* Work to be completed *
All of the records must be set down again word for word.

* Provided data *
────────────────────────────────────────

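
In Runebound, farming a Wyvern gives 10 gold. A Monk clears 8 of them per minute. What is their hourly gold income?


Gold per minute = 10 * 8 = 80
Gold per hour = 80 * 60 = 4800

4800 gold/hour


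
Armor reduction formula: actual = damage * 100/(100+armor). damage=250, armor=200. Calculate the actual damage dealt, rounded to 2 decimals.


actual = 250 * 100 / (100 + 200)
= 250 * 100 / 300
= 25000 / 300
= 83.33

83.33 damage


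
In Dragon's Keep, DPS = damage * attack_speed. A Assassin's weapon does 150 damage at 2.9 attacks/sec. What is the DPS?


DPS = damage * attack_speed
= 150 * 2.9
= 435.0

435.0 DPS


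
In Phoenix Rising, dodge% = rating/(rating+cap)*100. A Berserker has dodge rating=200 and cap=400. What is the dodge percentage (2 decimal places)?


dodge% = 200 / (200 + 400) * 100
= 200 / 600 * 100
= 0.333333 * 100
= 33.33%

33.33%


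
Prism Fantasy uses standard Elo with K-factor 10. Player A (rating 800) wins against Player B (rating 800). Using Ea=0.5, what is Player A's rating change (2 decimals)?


Elo update: delta = K * (S - Ea), where S = 1 (wins)
S - Ea = 1 - 0.5 = 0.5
Rating change = 10 * 0.5
= 5.00

5.00 rating points


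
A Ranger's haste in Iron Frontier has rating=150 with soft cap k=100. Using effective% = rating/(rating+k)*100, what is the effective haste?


effective% = rating / (rating + k) * 100
= 150 / (150 + 100) * 100
= 150 / 250 * 100
= 0.6 * 100
= 60.00%

60.00%


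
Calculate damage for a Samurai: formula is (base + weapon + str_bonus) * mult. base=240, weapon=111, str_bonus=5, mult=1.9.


Sum base + weapon + str = 240 + 111 + 5 = 356
Multiply by 1.9:
356 * 1.9 = 676.4

676.4 damage


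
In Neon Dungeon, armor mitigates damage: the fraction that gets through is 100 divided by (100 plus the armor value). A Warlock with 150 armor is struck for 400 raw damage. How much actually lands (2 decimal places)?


actual = 400 * 100 / (100 + 150)
= 400 * 100 / 250
= 40000 / 250
= 160.00

160.00 damage


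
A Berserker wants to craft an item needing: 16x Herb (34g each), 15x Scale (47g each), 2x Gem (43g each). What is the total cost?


Cost breakdown:
  Herb: 16 * 34 = 544
  Scale: 15 * 47 = 705
  Gem: 2 * 43 = 86
Total = 544 + 705 + 86 = 1335

1335 gold


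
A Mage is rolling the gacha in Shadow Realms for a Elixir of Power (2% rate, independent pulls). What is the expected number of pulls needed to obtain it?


Expected pulls for a geometric distribution = 1/p = 100 / rate%
= 100 / 2
= 50.0

50.0 pulls


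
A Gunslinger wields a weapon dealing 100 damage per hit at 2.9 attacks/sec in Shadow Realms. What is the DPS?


DPS = damage * attack_speed
= 100 * 2.9
= 290.0

290.0 DPS


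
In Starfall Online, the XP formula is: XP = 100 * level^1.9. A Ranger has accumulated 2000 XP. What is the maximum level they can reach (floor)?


XP = 100 * level^1.9, so level = (XP / 100)^(1/1.9)
= (2000 / 100)^(1/1.9)
= 20.0^0.5263
= 4.839
Floor: level = 4

level 4


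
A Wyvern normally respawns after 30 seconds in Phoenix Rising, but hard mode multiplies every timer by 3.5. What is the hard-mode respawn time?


Respawn time = base * multiplier
= 30 * 3.5
= 105.0 seconds

105.0 seconds


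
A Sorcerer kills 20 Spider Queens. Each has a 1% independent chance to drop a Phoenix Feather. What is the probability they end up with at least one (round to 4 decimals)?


P(at least one) = 1 - P(none) = 1 - (1-p)^n
p = 1/100 = 0.01
1 - p = 0.99
(1 - p)^20 = 0.99^20 = 0.817907
P(at least one) = 1 - 0.817907 = 0.1821

0.1821


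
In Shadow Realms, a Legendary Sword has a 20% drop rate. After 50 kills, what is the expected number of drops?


Expected drops = kills * (drop_rate / 100)
= 50 * (20 / 100)
= 50 * 0.2
= 10.0

10.0 drops


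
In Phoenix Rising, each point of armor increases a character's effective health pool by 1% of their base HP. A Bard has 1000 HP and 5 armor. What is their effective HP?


EHP = 1000 * (1 + 5/100)
= 1000 * (1 + 0.05)
= 1000 * 1.05
= 1050.0

1050.0 EHP


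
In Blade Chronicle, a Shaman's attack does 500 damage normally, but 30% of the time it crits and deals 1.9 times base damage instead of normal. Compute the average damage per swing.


E[dmg] = base * (1 + crit_chance * (crit_mult - 1))
cc as decimal = 30/100 = 0.3
cm - 1 = 1.9 - 1 = 0.9
Bonus factor = 0.3 * 0.9 = 0.27
Total multiplier = 1 + 0.27 = 1.27
Expected damage = 500 * 1.27 = 635.00

635.00 damage


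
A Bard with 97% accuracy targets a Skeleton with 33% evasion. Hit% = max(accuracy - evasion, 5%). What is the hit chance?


accuracy - evasion = 97 - 33 = 64
Apply floor: max(64, 5) = 64
Hit chance = 64%

64%


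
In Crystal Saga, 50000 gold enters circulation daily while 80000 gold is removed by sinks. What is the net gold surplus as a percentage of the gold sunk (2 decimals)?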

────────────────────────────────────────

* Your solution *
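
In Runebound, farming a Wyvern gives 10 gold. A Monk clears 8 of them per minute. What is their hourly gold income?


Gold per minute = 10 * 8 = 80
Gold per hour = 80 * 60 = 4800

4800 gold/hour


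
Armor reduction formula: actual = damage * 100/(100+armor). damage=250, armor=200. Calculate the actual damage dealt, rounded to 2 decimals.


actual = 250 * 100 / (100 + 200)
= 250 * 100 / 300
= 25000 / 300
= 83.33

83.33 damage


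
In Dragon's Keep, DPS = damage * attack_speed. A Assassin's weapon does 150 damage at 2.9 attacks/sec. What is the DPS?


DPS = damage * attack_speed
= 150 * 2.9
= 435.0

435.0 DPS


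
In Phoenix Rising, dodge% = rating/(rating+cap)*100. A Berserker has dodge rating=200 and cap=400. What is the dodge percentage (2 decimal places)?


dodge% = 200 / (200 + 400) * 100
= 200 / 600 * 100
= 0.333333 * 100
= 33.33%

33.33%


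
Prism Fantasy uses standard Elo with K-factor 10. Player A (rating 800) wins against Player B (rating 800). Using Ea=0.5, what is Player A's rating change (2 decimals)?


Elo update: delta = K * (S - Ea), where S = 1 (wins)
S - Ea = 1 - 0.5 = 0.5
Rating change = 10 * 0.5
= 5.00

5.00 rating points


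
A Ranger's haste in Iron Frontier has rating=150 with soft cap k=100. Using effective% = rating/(rating+k)*100, what is the effective haste?


effective% = rating / (rating + k) * 100
= 150 / (150 + 100) * 100
= 150 / 250 * 100
= 0.6 * 100
= 60.00%

60.00%


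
Calculate damage for a Samurai: formula is (base + weapon + str_bonus) * mult. base=240, weapon=111, str_bonus=5, mult=1.9.


Sum base + weapon + str = 240 + 111 + 5 = 356
Multiply by 1.9:
356 * 1.9 = 676.4

676.4 damage


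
In Neon Dungeon, armor mitigates damage: the fraction that gets through is 100 divided by (100 plus the armor value). A Warlock with 150 armor is struck for 400 raw damage. How much actually lands (2 decimal places)?


actual = 400 * 100 / (100 + 150)
= 400 * 100 / 250
= 40000 / 250
= 160.00

160.00 damage


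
A Berserker wants to craft an item needing: 16x Herb (34g each), 15x Scale (47g each), 2x Gem (43g each). What is the total cost?


Cost breakdown:
  Herb: 16 * 34 = 544
  Scale: 15 * 47 = 705
  Gem: 2 * 43 = 86
Total = 544 + 705 + 86 = 1335

1335 gold


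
A Mage is rolling the gacha in Shadow Realms for a Elixir of Power (2% rate, independent pulls). What is the expected number of pulls needed to obtain it?


Expected pulls for a geometric distribution = 1/p = 100 / rate%
= 100 / 2
= 50.0

50.0 pulls


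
A Gunslinger wields a weapon dealing 100 damage per hit at 2.9 attacks/sec in Shadow Realms. What is the DPS?


DPS = damage * attack_speed
= 100 * 2.9
= 290.0

290.0 DPS


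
In Starfall Online, the XP formula is: XP = 100 * level^1.9. A Ranger has accumulated 2000 XP. What is the maximum level they can reach (floor)?


XP = 100 * level^1.9, so level = (XP / 100)^(1/1.9)
= (2000 / 100)^(1/1.9)
= 20.0^0.5263
= 4.839
Floor: level = 4

level 4


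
A Wyvern normally respawns after 30 seconds in Phoenix Rising, but hard mode multiplies every timer by 3.5. What is the hard-mode respawn time?


Respawn time = base * multiplier
= 30 * 3.5
= 105.0 seconds

105.0 seconds


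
A Sorcerer kills 20 Spider Queens. Each has a 1% independent chance to drop a Phoenix Feather. What is the probability they end up with at least one (round to 4 decimals)?


P(at least one) = 1 - P(none) = 1 - (1-p)^n
p = 1/100 = 0.01
1 - p = 0.99
(1 - p)^20 = 0.99^20 = 0.817907
P(at least one) = 1 - 0.817907 = 0.1821

0.1821


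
In Shadow Realms, a Legendary Sword has a 20% drop rate. After 50 kills, what is the expected number of drops?


Expected drops = kills * (drop_rate / 100)
= 50 * (20 / 100)
= 50 * 0.2
= 10.0

10.0 drops


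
In Phoenix Rising, each point of armor increases a character's effective health pool by 1% of their base HP. A Bard has 1000 HP and 5 armor. What is their effective HP?


EHP = 1000 * (1 + 5/100)
= 1000 * (1 + 0.05)
= 1000 * 1.05
= 1050.0

1050.0 EHP


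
In Blade Chronicle, a Shaman's attack does 500 damage normally, but 30% of the time it crits and deals 1.9 times base damage instead of normal. Compute the average damage per swing.


E[dmg] = base * (1 + crit_chance * (crit_mult - 1))
cc as decimal = 30/100 = 0.3
cm - 1 = 1.9 - 1 = 0.9
Bonus factor = 0.3 * 0.9 = 0.27
Total multiplier = 1 + 0.27 = 1.27
Expected damage = 500 * 1.27 = 635.00

635.00 damage


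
A Bard with 97% accuracy targets a Skeleton with 33% evasion. Hit% = max(accuracy - evasion, 5%). What is the hit chance?


accuracy - evasion = 97 - 33 = 64
Apply floor: max(64, 5) = 64
Hit chance = 64%

64%


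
In Crystal Saga, 50000 gold enters circulation daily while 80000 gold is removed by sinks. What is the net gold surplus as a percentage of the gold sunk (2 decimals)?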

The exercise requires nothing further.